**WORK TO BE COMPLETED**
Once the line containing "A point ball" is located, output it and every line after it through the end of the records, exactly as written and nothing else.

**INFORMATION SHOWN**
++++++
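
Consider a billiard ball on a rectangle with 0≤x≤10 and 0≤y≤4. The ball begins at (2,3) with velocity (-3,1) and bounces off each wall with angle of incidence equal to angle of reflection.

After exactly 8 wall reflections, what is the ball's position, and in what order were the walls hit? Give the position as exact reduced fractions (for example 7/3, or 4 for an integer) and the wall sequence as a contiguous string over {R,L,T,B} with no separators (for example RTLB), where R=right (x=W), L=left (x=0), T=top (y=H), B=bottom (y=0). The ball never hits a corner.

1. t=2/3 → L at (0,11/3); v=(3,1)
2. t=1/3 → T at (1,4); v=(3,-1)
3. t=3 → R at (10,1); v=(-3,-1)
4. t=1 → B at (7,0); v=(-3,1)
5. t=7/3 → L at (0,7/3); v=(3,1)
6. t=5/3 → T at (5,4); v=(3,-1)
7. t=5/3 → R at (10,7/3); v=(-3,-1)
8. t=7/3 → B at (3,0); v=(-3,1)

Final position: (3,0)
Wall sequence: LTRBLTRB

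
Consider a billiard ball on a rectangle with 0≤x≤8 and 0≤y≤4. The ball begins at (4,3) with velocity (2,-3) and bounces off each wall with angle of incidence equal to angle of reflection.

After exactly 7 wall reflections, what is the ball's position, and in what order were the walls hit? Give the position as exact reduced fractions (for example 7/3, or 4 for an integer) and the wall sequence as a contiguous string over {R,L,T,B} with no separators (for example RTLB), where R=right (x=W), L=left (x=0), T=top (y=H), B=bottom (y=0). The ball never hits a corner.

Final position: (2/3,0)
Wall sequence: BRTBTLB

1. t=1 → B at (6,0); v=(2,3)
2. t=1 → R at (8,3); v=(-2,3)
3. t=1/3 → T at (22/3,4); v=(-2,-3)
4. t=4/3 → B at (14/3,0); v=(-2,3)
5. t=4/3 → T at (2,4); v=(-2,-3)
6. t=1 → L at (0,1); v=(2,-3)
7. t=1/3 → B at (2/3,0); v=(2,3)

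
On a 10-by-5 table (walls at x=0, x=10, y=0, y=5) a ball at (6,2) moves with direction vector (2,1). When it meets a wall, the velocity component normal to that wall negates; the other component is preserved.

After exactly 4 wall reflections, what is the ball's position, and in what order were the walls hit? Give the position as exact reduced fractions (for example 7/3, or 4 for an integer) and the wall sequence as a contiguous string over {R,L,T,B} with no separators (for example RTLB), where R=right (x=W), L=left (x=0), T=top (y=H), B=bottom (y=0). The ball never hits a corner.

Final position: (2,0)
Wall sequence: RTLB

1. t=2 → R at (10,4); v=(-2,1)
2. t=1 → T at (8,5); v=(-2,-1)
3. t=4 → L at (0,1); v=(2,-1)
4. t=1 → B at (2,0); v=(2,1)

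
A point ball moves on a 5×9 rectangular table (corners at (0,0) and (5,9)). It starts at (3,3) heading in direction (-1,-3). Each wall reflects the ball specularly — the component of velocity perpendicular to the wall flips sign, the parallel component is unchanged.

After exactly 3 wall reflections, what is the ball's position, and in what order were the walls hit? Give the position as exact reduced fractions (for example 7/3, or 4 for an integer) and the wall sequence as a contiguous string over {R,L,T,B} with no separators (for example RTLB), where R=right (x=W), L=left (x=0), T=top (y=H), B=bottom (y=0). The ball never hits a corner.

Final position: (1,9)
Wall sequence: BLT

1. t=1 → B at (2,0); v=(-1,3)
2. t=2 → L at (0,6); v=(1,3)
3. t=1 → T at (1,9); v=(1,-3)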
++++++
**ANSWER SPACE**
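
A point ball moves on a 5×9 rectangular table (corners at (0,0) and (5,9)). It starts at (3,3) heading in direction (-1,-3). Each wall reflects the ball specularly — the component of velocity perpendicular to the wall flips sign, the parallel component is unchanged.

After exactly 3 wall reflections, what is the ball's position, and in what order were the walls hit? Give the position as exact reduced fractions (for example 7/3, or 4 for an integer) and the wall sequence as a contiguous string over {R,L,T,B} with no separators (for example RTLB), where R=right (x=W), L=left (x=0), T=top (y=H), B=bottom (y=0). The ball never hits a corner.

Final position: (1,9)
Wall sequence: BLT

1. t=1 → B at (2,0); v=(-1,3)
2. t=2 → L at (0,6); v=(1,3)
3. t=1 → T at (1,9); v=(1,-3)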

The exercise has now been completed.